*** Available data ***
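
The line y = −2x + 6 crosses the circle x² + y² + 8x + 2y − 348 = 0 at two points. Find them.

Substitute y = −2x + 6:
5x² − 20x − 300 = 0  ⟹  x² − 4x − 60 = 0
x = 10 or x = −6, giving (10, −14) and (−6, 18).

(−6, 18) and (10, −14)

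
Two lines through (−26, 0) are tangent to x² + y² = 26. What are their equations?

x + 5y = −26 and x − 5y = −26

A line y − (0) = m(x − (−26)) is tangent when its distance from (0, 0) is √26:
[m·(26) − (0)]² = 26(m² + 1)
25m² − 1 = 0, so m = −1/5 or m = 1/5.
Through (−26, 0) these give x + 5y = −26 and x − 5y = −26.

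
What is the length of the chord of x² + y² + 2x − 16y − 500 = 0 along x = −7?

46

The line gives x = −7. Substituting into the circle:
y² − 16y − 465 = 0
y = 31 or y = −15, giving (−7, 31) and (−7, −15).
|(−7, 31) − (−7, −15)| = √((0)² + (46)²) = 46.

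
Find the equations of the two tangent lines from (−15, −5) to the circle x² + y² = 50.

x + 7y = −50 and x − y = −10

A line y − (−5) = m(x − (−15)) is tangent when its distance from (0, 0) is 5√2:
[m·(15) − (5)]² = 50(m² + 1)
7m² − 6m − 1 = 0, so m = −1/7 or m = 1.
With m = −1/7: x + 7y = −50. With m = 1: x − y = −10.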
***
*** Available data ***
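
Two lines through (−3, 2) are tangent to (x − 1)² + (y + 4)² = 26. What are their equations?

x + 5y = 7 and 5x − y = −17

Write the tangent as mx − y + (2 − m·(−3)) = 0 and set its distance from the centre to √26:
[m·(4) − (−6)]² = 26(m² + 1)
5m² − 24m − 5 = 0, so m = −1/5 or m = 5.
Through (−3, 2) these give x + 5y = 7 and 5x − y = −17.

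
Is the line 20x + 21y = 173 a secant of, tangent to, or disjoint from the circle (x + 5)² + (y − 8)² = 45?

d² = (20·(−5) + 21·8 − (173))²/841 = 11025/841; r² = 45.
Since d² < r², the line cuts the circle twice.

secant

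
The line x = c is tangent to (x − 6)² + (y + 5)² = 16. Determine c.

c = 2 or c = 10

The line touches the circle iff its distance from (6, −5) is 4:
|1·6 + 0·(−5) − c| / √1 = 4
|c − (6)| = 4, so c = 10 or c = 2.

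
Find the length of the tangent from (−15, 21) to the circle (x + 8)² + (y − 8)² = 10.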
***
*** Available data ***
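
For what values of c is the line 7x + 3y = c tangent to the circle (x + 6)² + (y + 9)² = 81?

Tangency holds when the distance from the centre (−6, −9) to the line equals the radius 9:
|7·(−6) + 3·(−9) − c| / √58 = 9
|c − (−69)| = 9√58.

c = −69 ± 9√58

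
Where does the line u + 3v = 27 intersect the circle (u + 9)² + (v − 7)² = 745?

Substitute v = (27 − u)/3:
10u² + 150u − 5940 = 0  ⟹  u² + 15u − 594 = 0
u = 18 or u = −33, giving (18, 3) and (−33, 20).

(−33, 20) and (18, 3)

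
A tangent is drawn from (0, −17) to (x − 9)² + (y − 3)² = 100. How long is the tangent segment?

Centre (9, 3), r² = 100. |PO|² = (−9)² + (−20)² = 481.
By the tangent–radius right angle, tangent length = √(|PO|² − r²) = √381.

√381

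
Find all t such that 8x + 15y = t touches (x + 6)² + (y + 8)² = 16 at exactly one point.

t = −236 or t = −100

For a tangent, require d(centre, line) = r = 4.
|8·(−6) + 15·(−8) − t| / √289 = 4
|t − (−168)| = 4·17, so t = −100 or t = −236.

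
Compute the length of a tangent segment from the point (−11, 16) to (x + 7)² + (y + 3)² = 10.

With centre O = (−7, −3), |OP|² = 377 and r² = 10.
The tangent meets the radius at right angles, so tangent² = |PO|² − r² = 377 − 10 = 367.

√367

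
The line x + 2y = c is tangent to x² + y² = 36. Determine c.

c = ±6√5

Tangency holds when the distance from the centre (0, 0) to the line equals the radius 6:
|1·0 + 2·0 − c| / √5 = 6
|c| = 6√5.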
***
• **Work order**:
The lines above from the one containing "The line x = c" through the one containing "Find the length" are to be set down exactly, and no others.

• **Finished task**:
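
The line x = c is tangent to (x − 6)² + (y + 5)² = 16. Determine c.

c = 2 or c = 10

The line touches the circle iff its distance from (6, −5) is 4:
|1·6 + 0·(−5) − c| / √1 = 4
|c − (6)| = 4, so c = 10 or c = 2.

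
Find the length of the tangent from (−15, 21) to the circle (x + 8)² + (y − 8)² = 10.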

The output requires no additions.